--- The problem ---
Each line of the listing where "Cosmetics" appears should be reported.

--- Source material ---
'''

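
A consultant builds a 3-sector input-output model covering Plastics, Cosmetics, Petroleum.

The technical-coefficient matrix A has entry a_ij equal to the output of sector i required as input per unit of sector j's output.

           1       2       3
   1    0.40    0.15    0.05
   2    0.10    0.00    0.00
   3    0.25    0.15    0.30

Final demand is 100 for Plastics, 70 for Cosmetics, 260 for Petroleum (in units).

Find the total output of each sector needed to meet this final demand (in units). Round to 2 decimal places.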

'''

--- Reply ---
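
A consultant builds a 3-sector input-output model covering Plastics, Cosmetics, Petroleum.
Final demand is 100 for Plastics, 70 for Cosmetics, 260 for Petroleum (in units).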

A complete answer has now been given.